## EXERCISE OBJECTIVE
Render every entry verbatim.

## INPUT
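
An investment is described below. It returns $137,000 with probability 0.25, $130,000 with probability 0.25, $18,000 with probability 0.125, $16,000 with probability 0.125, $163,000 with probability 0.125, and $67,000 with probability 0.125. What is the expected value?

EV = 0.25 × 137000 + 0.25 × 130000 + 0.125 × 18000 + 0.125 × 16000 + 0.125 × 163000 + 0.125 × 67000 = 34250 + 32500 + 2250 + 2000 + 20375 + 8375 = 99750

$99,750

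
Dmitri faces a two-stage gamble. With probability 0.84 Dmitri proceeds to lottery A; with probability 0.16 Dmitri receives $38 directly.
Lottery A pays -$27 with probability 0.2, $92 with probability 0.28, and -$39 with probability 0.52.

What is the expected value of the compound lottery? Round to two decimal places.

$6.15

EV(A) = 0.2 × (-27) + 0.28 × 92 + 0.52 × (-39) = -5.4 + 25.76 − 20.28 = 0.08
Branch B: 38 (certain)
Overall = 0.84 × 0.08 + 0.16 × 38 = 0.0672 + 6.08 = 6.1472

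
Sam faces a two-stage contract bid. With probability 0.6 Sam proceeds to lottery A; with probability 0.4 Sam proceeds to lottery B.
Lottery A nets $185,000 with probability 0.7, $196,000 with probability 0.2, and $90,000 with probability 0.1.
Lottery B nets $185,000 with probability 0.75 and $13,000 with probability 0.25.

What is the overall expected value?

$163,420

EV(A) = 0.7 × 185000 + 0.2 × 196000 + 0.1 × 90000 = 129500 + 39200 + 9000 = 177700
EV(B) = 0.75 × 185000 + 0.25 × 13000 = 138750 + 3250 = 142000
Overall = 0.6 × 177700 + 0.4 × 142000 = 106620 + 56800 = 163420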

## PROBLEM SOLUTION
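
An investment is described below. It returns $137,000 with probability 0.25, $130,000 with probability 0.25, $18,000 with probability 0.125, $16,000 with probability 0.125, $163,000 with probability 0.125, and $67,000 with probability 0.125. What is the expected value?

EV = 0.25 × 137000 + 0.25 × 130000 + 0.125 × 18000 + 0.125 × 16000 + 0.125 × 163000 + 0.125 × 67000 = 34250 + 32500 + 2250 + 2000 + 20375 + 8375 = 99750

$99,750

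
Dmitri faces a two-stage gamble. With probability 0.84 Dmitri proceeds to lottery A; with probability 0.16 Dmitri receives $38 directly.
Lottery A pays -$27 with probability 0.2, $92 with probability 0.28, and -$39 with probability 0.52.

What is the expected value of the compound lottery? Round to two decimal places.

$6.15

EV(A) = 0.2 × (-27) + 0.28 × 92 + 0.52 × (-39) = -5.4 + 25.76 − 20.28 = 0.08
Branch B: 38 (certain)
Overall = 0.84 × 0.08 + 0.16 × 38 = 0.0672 + 6.08 = 6.1472

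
Sam faces a two-stage contract bid. With probability 0.6 Sam proceeds to lottery A; with probability 0.4 Sam proceeds to lottery B.
Lottery A nets $185,000 with probability 0.7, $196,000 with probability 0.2, and $90,000 with probability 0.1.
Lottery B nets $185,000 with probability 0.75 and $13,000 with probability 0.25.

What is the overall expected value?

$163,420

EV(A) = 0.7 × 185000 + 0.2 × 196000 + 0.1 × 90000 = 129500 + 39200 + 9000 = 177700
EV(B) = 0.75 × 185000 + 0.25 × 13000 = 138750 + 3250 = 142000
Overall = 0.6 × 177700 + 0.4 × 142000 = 106620 + 56800 = 163420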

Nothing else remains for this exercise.